*** Block opens ***
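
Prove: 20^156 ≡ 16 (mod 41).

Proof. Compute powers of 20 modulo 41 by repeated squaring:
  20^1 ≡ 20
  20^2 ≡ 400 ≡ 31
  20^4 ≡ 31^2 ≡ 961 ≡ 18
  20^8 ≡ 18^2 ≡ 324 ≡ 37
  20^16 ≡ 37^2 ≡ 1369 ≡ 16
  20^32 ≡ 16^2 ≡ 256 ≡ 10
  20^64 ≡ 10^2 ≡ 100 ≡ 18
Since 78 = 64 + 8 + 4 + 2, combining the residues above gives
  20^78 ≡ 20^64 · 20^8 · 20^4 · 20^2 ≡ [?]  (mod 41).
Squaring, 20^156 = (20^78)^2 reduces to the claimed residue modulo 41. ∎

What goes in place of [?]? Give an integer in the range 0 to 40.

Multiply the listed residues: 18 · 37 · 18 · 31 = 666 → 11988 → 371628.
Reducing modulo 41: 371628 = 9064·41 + 4, so 20^78 ≡ 4.

4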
*** Block closes ***
The problem -
Transcribe the material above in full.

Response area -
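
Prove: 20^156 ≡ 16 (mod 41).

Proof. Compute powers of 20 modulo 41 by repeated squaring:
  20^1 ≡ 20
  20^2 ≡ 400 ≡ 31
  20^4 ≡ 31^2 ≡ 961 ≡ 18
  20^8 ≡ 18^2 ≡ 324 ≡ 37
  20^16 ≡ 37^2 ≡ 1369 ≡ 16
  20^32 ≡ 16^2 ≡ 256 ≡ 10
  20^64 ≡ 10^2 ≡ 100 ≡ 18
Since 78 = 64 + 8 + 4 + 2, combining the residues above gives
  20^78 ≡ 20^64 · 20^8 · 20^4 · 20^2 ≡ [?]  (mod 41).
Squaring, 20^156 = (20^78)^2 reduces to the claimed residue modulo 41. ∎

What goes in place of [?]? Give an integer in the range 0 to 40.

Multiply the listed residues: 18 · 37 · 18 · 31 = 666 → 11988 → 371628.
Reducing modulo 41: 371628 = 9064·41 + 4, so 20^78 ≡ 4.

4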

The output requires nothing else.